Instructions to follow>
Would you please retype the records that follow, word for word?

Material provided>
^^^^^^^^^^^^^^^^

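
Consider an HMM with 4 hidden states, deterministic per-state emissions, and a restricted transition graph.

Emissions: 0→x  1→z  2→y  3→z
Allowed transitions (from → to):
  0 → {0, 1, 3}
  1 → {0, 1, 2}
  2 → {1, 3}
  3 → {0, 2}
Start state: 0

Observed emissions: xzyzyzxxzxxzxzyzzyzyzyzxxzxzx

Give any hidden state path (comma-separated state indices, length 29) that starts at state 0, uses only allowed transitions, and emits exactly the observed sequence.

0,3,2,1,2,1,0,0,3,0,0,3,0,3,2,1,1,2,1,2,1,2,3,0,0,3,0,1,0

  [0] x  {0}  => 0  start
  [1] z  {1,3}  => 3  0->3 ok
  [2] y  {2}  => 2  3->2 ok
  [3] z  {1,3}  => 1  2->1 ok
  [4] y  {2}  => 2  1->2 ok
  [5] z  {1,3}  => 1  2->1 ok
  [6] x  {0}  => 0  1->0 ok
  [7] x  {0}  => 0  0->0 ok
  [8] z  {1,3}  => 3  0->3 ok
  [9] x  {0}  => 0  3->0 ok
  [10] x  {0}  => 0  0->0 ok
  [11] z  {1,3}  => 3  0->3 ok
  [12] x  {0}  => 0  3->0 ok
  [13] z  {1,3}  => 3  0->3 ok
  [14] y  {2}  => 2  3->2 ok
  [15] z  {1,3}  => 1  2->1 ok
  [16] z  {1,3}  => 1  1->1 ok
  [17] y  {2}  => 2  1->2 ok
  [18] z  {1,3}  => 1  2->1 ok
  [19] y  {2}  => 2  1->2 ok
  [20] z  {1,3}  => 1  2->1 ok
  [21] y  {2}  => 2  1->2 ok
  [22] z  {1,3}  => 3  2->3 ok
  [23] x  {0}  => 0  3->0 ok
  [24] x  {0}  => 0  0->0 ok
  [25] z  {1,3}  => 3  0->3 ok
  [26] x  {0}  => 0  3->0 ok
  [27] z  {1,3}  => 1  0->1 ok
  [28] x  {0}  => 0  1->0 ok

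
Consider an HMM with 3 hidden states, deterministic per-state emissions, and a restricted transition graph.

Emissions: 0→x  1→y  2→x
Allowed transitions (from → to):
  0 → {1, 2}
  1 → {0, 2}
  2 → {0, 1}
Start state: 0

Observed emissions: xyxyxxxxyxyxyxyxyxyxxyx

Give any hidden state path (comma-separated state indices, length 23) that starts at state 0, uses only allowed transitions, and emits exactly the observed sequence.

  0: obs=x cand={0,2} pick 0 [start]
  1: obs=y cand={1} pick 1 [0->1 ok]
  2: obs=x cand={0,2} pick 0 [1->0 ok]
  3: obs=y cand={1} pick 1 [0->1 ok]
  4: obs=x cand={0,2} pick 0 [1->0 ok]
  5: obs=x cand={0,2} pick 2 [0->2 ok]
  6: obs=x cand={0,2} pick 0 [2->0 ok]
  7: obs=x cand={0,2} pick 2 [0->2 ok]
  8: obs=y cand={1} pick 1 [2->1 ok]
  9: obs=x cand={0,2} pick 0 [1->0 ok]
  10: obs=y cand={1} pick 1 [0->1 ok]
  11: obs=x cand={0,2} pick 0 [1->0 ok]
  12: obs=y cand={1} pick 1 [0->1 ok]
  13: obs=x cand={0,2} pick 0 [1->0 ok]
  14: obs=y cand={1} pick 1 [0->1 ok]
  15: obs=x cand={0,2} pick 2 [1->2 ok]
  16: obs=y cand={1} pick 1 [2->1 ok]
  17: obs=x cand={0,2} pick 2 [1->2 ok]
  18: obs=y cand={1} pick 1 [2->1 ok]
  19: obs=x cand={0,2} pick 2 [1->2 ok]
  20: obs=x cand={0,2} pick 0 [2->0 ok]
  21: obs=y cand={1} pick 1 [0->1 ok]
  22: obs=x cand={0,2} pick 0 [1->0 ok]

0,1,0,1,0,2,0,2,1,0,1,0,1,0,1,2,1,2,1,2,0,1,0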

^^^^^^^^^^^^^^^^

Result for this task>
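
Consider an HMM with 4 hidden states, deterministic per-state emissions, and a restricted transition graph.

Emissions: 0→x  1→z  2→y  3→z
Allowed transitions (from → to):
  0 → {0, 1, 3}
  1 → {0, 1, 2}
  2 → {1, 3}
  3 → {0, 2}
Start state: 0

Observed emissions: xzyzyzxxzxxzxzyzzyzyzyzxxzxzx

Give any hidden state path (comma-separated state indices, length 29) that starts at state 0, uses only allowed transitions, and emits exactly the observed sequence.

0,3,2,1,2,1,0,0,3,0,0,3,0,3,2,1,1,2,1,2,1,2,3,0,0,3,0,1,0

  [0] x  {0}  => 0  start
  [1] z  {1,3}  => 3  0->3 ok
  [2] y  {2}  => 2  3->2 ok
  [3] z  {1,3}  => 1  2->1 ok
  [4] y  {2}  => 2  1->2 ok
  [5] z  {1,3}  => 1  2->1 ok
  [6] x  {0}  => 0  1->0 ok
  [7] x  {0}  => 0  0->0 ok
  [8] z  {1,3}  => 3  0->3 ok
  [9] x  {0}  => 0  3->0 ok
  [10] x  {0}  => 0  0->0 ok
  [11] z  {1,3}  => 3  0->3 ok
  [12] x  {0}  => 0  3->0 ok
  [13] z  {1,3}  => 3  0->3 ok
  [14] y  {2}  => 2  3->2 ok
  [15] z  {1,3}  => 1  2->1 ok
  [16] z  {1,3}  => 1  1->1 ok
  [17] y  {2}  => 2  1->2 ok
  [18] z  {1,3}  => 1  2->1 ok
  [19] y  {2}  => 2  1->2 ok
  [20] z  {1,3}  => 1  2->1 ok
  [21] y  {2}  => 2  1->2 ok
  [22] z  {1,3}  => 3  2->3 ok
  [23] x  {0}  => 0  3->0 ok
  [24] x  {0}  => 0  0->0 ok
  [25] z  {1,3}  => 3  0->3 ok
  [26] x  {0}  => 0  3->0 ok
  [27] z  {1,3}  => 1  0->1 ok
  [28] x  {0}  => 0  1->0 ok

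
Consider an HMM with 3 hidden states, deterministic per-state emissions, and a restricted transition graph.

Emissions: 0→x  1→y  2→x
Allowed transitions (from → to):
  0 → {1, 2}
  1 → {0, 2}
  2 → {0, 1}
Start state: 0

Observed emissions: xyxyxxxxyxyxyxyxyxyxxyx

Give any hidden state path (comma-separated state indices, length 23) that starts at state 0, uses only allowed transitions, and emits exactly the observed sequence.

  0: obs=x cand={0,2} pick 0 [start]
  1: obs=y cand={1} pick 1 [0->1 ok]
  2: obs=x cand={0,2} pick 0 [1->0 ok]
  3: obs=y cand={1} pick 1 [0->1 ok]
  4: obs=x cand={0,2} pick 0 [1->0 ok]
  5: obs=x cand={0,2} pick 2 [0->2 ok]
  6: obs=x cand={0,2} pick 0 [2->0 ok]
  7: obs=x cand={0,2} pick 2 [0->2 ok]
  8: obs=y cand={1} pick 1 [2->1 ok]
  9: obs=x cand={0,2} pick 0 [1->0 ok]
  10: obs=y cand={1} pick 1 [0->1 ok]
  11: obs=x cand={0,2} pick 0 [1->0 ok]
  12: obs=y cand={1} pick 1 [0->1 ok]
  13: obs=x cand={0,2} pick 0 [1->0 ok]
  14: obs=y cand={1} pick 1 [0->1 ok]
  15: obs=x cand={0,2} pick 2 [1->2 ok]
  16: obs=y cand={1} pick 1 [2->1 ok]
  17: obs=x cand={0,2} pick 2 [1->2 ok]
  18: obs=y cand={1} pick 1 [2->1 ok]
  19: obs=x cand={0,2} pick 2 [1->2 ok]
  20: obs=x cand={0,2} pick 0 [2->0 ok]
  21: obs=y cand={1} pick 1 [0->1 ok]
  22: obs=x cand={0,2} pick 0 [1->0 ok]

0,1,0,1,0,2,0,2,1,0,1,0,1,0,1,2,1,2,1,2,0,1,0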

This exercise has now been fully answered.